- [Exercise brief] The response should be an exact copy of every record.

- [Data for analysis]
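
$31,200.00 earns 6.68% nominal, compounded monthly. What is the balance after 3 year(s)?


Formula: FV = P * (1 + r/m)^(m*t)
Period rate: r/m = 0.0668 / 12 = 0.005567
Total periods: m*t = 12 * 3 = 36
Growth factor: (1 + 0.005567)^36 = 1.221213
FV = $31,200.00 * 1.221213 = $38,101.83

$38,101.83


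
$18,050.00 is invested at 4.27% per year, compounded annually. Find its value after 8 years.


Formula: FV = P * (1 + r)^n
Substituting: FV = $18,050.00 * (1 + 0.0427)^8
Growth factor: (1.0427)^8 = 1.397253
FV = $18,050.00 * 1.397253 = $25,220.41

$25,220.41


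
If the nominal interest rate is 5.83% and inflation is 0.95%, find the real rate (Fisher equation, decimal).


Formula: (1 + r_real) = (1 + r_nom) / (1 + inflation)
Substituting: (1 + r_real) = 1.0583 / 1.0095
(1 + r_real) = 1.048341
r_real = 1.048341 - 1 = 0.048341

0.048341


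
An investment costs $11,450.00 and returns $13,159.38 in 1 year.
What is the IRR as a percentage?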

- [Response for this exercise]
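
$31,200.00 earns 6.68% nominal, compounded monthly. What is the balance after 3 year(s)?


Formula: FV = P * (1 + r/m)^(m*t)
Period rate: r/m = 0.0668 / 12 = 0.005567
Total periods: m*t = 12 * 3 = 36
Growth factor: (1 + 0.005567)^36 = 1.221213
FV = $31,200.00 * 1.221213 = $38,101.83

$38,101.83


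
$18,050.00 is invested at 4.27% per year, compounded annually. Find its value after 8 years.


Formula: FV = P * (1 + r)^n
Substituting: FV = $18,050.00 * (1 + 0.0427)^8
Growth factor: (1.0427)^8 = 1.397253
FV = $18,050.00 * 1.397253 = $25,220.41

$25,220.41


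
If the nominal interest rate is 5.83% and inflation is 0.95%, find the real rate (Fisher equation, decimal).


Formula: (1 + r_real) = (1 + r_nom) / (1 + inflation)
Substituting: (1 + r_real) = 1.0583 / 1.0095
(1 + r_real) = 1.048341
r_real = 1.048341 - 1 = 0.048341

0.048341


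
An investment costs $11,450.00 and returns $13,159.38 in 1 year.
What is the IRR as a percentage?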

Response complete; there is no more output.